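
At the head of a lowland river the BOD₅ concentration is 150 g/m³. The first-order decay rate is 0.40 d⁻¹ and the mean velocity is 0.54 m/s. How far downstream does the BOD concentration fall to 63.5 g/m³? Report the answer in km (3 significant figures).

100 km

From C = C₀·e^(−kt), t = ln(C₀/C)/k = ln(150/63.5)/0.40 = 0.8596/0.40 = 2.149 d.
Distance = v·t = 0.54 m/s × 1.857e+05 s = 1.003e+05 m = 100.3 km.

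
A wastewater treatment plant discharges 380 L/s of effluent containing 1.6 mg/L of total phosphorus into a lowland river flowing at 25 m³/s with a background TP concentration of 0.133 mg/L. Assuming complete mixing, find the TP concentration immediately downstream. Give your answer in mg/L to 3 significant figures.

0.155 mg/L

380 L/s = 0.38 m³/s.
Conservation of mass across the mixing zone: C = (0.38·1.6 + 25·0.133) / (0.38 + 25) = 3.933/25.38 = 0.155 mg/L.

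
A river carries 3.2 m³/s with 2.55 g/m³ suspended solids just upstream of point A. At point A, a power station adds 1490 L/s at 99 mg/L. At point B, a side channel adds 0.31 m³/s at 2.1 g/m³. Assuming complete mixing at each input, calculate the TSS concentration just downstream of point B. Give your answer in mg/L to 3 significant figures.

1490 L/s = 1.49 m³/s.
After input A: C = (3.2·2.55 + 1.49·99) / 4.69 = 33.19 mg/L.
After input B: C = (4.69·33.19 + 0.31·2.1) / 5 = 31.26 mg/L.

31.3 mg/L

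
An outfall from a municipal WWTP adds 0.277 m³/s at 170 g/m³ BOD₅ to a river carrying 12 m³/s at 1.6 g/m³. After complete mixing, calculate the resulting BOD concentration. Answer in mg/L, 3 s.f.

Conservation of mass across the mixing zone: C = (0.277·170 + 12·1.6) / (0.277 + 12) = 66.29/12.28 = 5.4 mg/L.

5.40 mg/L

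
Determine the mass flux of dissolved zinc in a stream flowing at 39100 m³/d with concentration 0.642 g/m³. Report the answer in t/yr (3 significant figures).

9.17 t/yr

39100 m³/d = 0.4525 m³/s.
Mass flux = Q·C = 0.4525 m³/s × 0.642 g/m³ = 0.2905 g/s.
= 0.2905 g/s × 31.56 = 9.169 t/yr.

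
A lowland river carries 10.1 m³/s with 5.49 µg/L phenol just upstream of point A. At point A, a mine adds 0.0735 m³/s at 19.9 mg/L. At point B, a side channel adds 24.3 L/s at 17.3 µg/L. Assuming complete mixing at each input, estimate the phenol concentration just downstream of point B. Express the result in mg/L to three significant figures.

0.149 mg/L

5.49 µg/L = 0.00549 mg/L.
After input A: C = (10.1·0.00549 + 0.0735·19.9) / 10.17 = 0.1492 mg/L.
24.3 L/s = 0.0243 m³/s.
17.3 µg/L = 0.0173 mg/L.
After input B: C = (10.17·0.1492 + 0.0243·0.0173) / 10.2 = 0.1489 mg/L.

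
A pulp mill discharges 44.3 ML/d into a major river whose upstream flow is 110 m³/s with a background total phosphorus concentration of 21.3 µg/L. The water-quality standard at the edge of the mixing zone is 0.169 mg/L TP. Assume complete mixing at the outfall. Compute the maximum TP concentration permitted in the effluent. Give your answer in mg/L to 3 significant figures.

31.9 mg/L

44.3 ML/d = 0.5127 m³/s.
21.3 µg/L = 0.0213 mg/L.
Mass balance: 0.169·110.5 = 0.5127·Cₑ + 110·0.0213.
Cₑ = (18.68 − 2.343) / 0.5127 = 31.86 mg/L.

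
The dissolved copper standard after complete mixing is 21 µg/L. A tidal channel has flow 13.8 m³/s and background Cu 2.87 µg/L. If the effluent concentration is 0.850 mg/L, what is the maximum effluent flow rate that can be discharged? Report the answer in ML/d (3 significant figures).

26.1 ML/d

2.87 µg/L = 0.00287 mg/L.
21 µg/L = 0.021 mg/L.
Mass balance at complete mixing: C_std·(Q_w + Q_r) = Q_w·C_e + Q_r·C_b.
Rearranging, Q_w = Q_r·(C_std − C_b)/(C_e − C_std) = 13.8·(0.021 − 0.00287) / (0.85 − 0.021) = 0.3018 m³/s.
= 26.08 ML/d.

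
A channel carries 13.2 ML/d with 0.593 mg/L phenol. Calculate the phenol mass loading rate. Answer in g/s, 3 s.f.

0.0906 g/s

13.2 ML/d = 0.1528 m³/s.
Mass flux = Q·C = 0.1528 m³/s × 0.593 g/m³ = 0.0906 g/s.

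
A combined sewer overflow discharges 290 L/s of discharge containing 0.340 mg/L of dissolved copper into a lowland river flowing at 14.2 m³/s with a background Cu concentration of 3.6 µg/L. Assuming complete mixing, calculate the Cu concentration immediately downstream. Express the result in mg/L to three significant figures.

0.0103 mg/L

290 L/s = 0.29 m³/s.
3.6 µg/L = 0.0036 mg/L.
Flow-weighted mixing gives C = (0.29·0.34 + 14.2·0.0036) / (0.29 + 14.2) = 0.1497/14.49 = 0.01033 mg/L.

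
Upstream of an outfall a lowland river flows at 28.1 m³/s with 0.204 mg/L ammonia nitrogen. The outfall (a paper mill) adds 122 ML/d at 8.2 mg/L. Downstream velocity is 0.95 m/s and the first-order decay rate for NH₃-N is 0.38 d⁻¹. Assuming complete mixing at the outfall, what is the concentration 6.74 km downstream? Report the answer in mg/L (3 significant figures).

122 ML/d = 1.412 m³/s.
After complete mixing, C₀ = (1.412·8.2 + 28.1·0.204) / 29.51 = 0.5866 mg/L.
Travel time t = 6740 m / 0.95 m/s = 7095 s = 0.08212 d.
C = 0.5866·exp(−0.38·0.08212) = 0.5866·0.9693 = 0.5686 mg/L.

0.569 mg/L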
────────────────
§ **Work to be completed**
What is needed is an exact reproduction of the data.

§ **Completed task**
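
At the head of a lowland river the BOD₅ concentration is 150 g/m³. The first-order decay rate is 0.40 d⁻¹ and the mean velocity is 0.54 m/s. How far downstream does the BOD concentration fall to 63.5 g/m³? Report the answer in km (3 significant figures).

100 km

From C = C₀·e^(−kt), t = ln(C₀/C)/k = ln(150/63.5)/0.40 = 0.8596/0.40 = 2.149 d.
Distance = v·t = 0.54 m/s × 1.857e+05 s = 1.003e+05 m = 100.3 km.

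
A wastewater treatment plant discharges 380 L/s of effluent containing 1.6 mg/L of total phosphorus into a lowland river flowing at 25 m³/s with a background TP concentration of 0.133 mg/L. Assuming complete mixing, find the TP concentration immediately downstream. Give your answer in mg/L to 3 significant figures.

0.155 mg/L

380 L/s = 0.38 m³/s.
Conservation of mass across the mixing zone: C = (0.38·1.6 + 25·0.133) / (0.38 + 25) = 3.933/25.38 = 0.155 mg/L.

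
A river carries 3.2 m³/s with 2.55 g/m³ suspended solids just upstream of point A. At point A, a power station adds 1490 L/s at 99 mg/L. At point B, a side channel adds 0.31 m³/s at 2.1 g/m³. Assuming complete mixing at each input, calculate the TSS concentration just downstream of point B. Give your answer in mg/L to 3 significant figures.

1490 L/s = 1.49 m³/s.
After input A: C = (3.2·2.55 + 1.49·99) / 4.69 = 33.19 mg/L.
After input B: C = (4.69·33.19 + 0.31·2.1) / 5 = 31.26 mg/L.

31.3 mg/L

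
An outfall from a municipal WWTP adds 0.277 m³/s at 170 g/m³ BOD₅ to a river carrying 12 m³/s at 1.6 g/m³. After complete mixing, calculate the resulting BOD concentration. Answer in mg/L, 3 s.f.

Conservation of mass across the mixing zone: C = (0.277·170 + 12·1.6) / (0.277 + 12) = 66.29/12.28 = 5.4 mg/L.

5.40 mg/L

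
Determine the mass flux of dissolved zinc in a stream flowing at 39100 m³/d with concentration 0.642 g/m³. Report the answer in t/yr (3 significant figures).

9.17 t/yr

39100 m³/d = 0.4525 m³/s.
Mass flux = Q·C = 0.4525 m³/s × 0.642 g/m³ = 0.2905 g/s.
= 0.2905 g/s × 31.56 = 9.169 t/yr.

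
A lowland river carries 10.1 m³/s with 5.49 µg/L phenol just upstream of point A. At point A, a mine adds 0.0735 m³/s at 19.9 mg/L. At point B, a side channel adds 24.3 L/s at 17.3 µg/L. Assuming complete mixing at each input, estimate the phenol concentration just downstream of point B. Express the result in mg/L to three significant figures.

0.149 mg/L

5.49 µg/L = 0.00549 mg/L.
After input A: C = (10.1·0.00549 + 0.0735·19.9) / 10.17 = 0.1492 mg/L.
24.3 L/s = 0.0243 m³/s.
17.3 µg/L = 0.0173 mg/L.
After input B: C = (10.17·0.1492 + 0.0243·0.0173) / 10.2 = 0.1489 mg/L.

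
A pulp mill discharges 44.3 ML/d into a major river whose upstream flow is 110 m³/s with a background total phosphorus concentration of 21.3 µg/L. The water-quality standard at the edge of the mixing zone is 0.169 mg/L TP. Assume complete mixing at the outfall. Compute the maximum TP concentration permitted in the effluent. Give your answer in mg/L to 3 significant figures.

31.9 mg/L

44.3 ML/d = 0.5127 m³/s.
21.3 µg/L = 0.0213 mg/L.
Mass balance: 0.169·110.5 = 0.5127·Cₑ + 110·0.0213.
Cₑ = (18.68 − 2.343) / 0.5127 = 31.86 mg/L.

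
The dissolved copper standard after complete mixing is 21 µg/L. A tidal channel has flow 13.8 m³/s and background Cu 2.87 µg/L. If the effluent concentration is 0.850 mg/L, what is the maximum effluent flow rate that can be discharged? Report the answer in ML/d (3 significant figures).

26.1 ML/d

2.87 µg/L = 0.00287 mg/L.
21 µg/L = 0.021 mg/L.
Mass balance at complete mixing: C_std·(Q_w + Q_r) = Q_w·C_e + Q_r·C_b.
Rearranging, Q_w = Q_r·(C_std − C_b)/(C_e − C_std) = 13.8·(0.021 − 0.00287) / (0.85 − 0.021) = 0.3018 m³/s.
= 26.08 ML/d.

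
A channel carries 13.2 ML/d with 0.593 mg/L phenol. Calculate the phenol mass loading rate. Answer in g/s, 3 s.f.

0.0906 g/s

13.2 ML/d = 0.1528 m³/s.
Mass flux = Q·C = 0.1528 m³/s × 0.593 g/m³ = 0.0906 g/s.

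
A combined sewer overflow discharges 290 L/s of discharge containing 0.340 mg/L of dissolved copper into a lowland river flowing at 14.2 m³/s with a background Cu concentration of 3.6 µg/L. Assuming complete mixing, calculate the Cu concentration immediately downstream. Express the result in mg/L to three significant figures.

0.0103 mg/L

290 L/s = 0.29 m³/s.
3.6 µg/L = 0.0036 mg/L.
Flow-weighted mixing gives C = (0.29·0.34 + 14.2·0.0036) / (0.29 + 14.2) = 0.1497/14.49 = 0.01033 mg/L.

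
Upstream of an outfall a lowland river flows at 28.1 m³/s with 0.204 mg/L ammonia nitrogen. The outfall (a paper mill) adds 122 ML/d at 8.2 mg/L. Downstream velocity is 0.95 m/s and the first-order decay rate for NH₃-N is 0.38 d⁻¹. Assuming complete mixing at the outfall, what is the concentration 6.74 km downstream? Report the answer in mg/L (3 significant figures).

122 ML/d = 1.412 m³/s.
After complete mixing, C₀ = (1.412·8.2 + 28.1·0.204) / 29.51 = 0.5866 mg/L.
Travel time t = 6740 m / 0.95 m/s = 7095 s = 0.08212 d.
C = 0.5866·exp(−0.38·0.08212) = 0.5866·0.9693 = 0.5686 mg/L.

0.569 mg/L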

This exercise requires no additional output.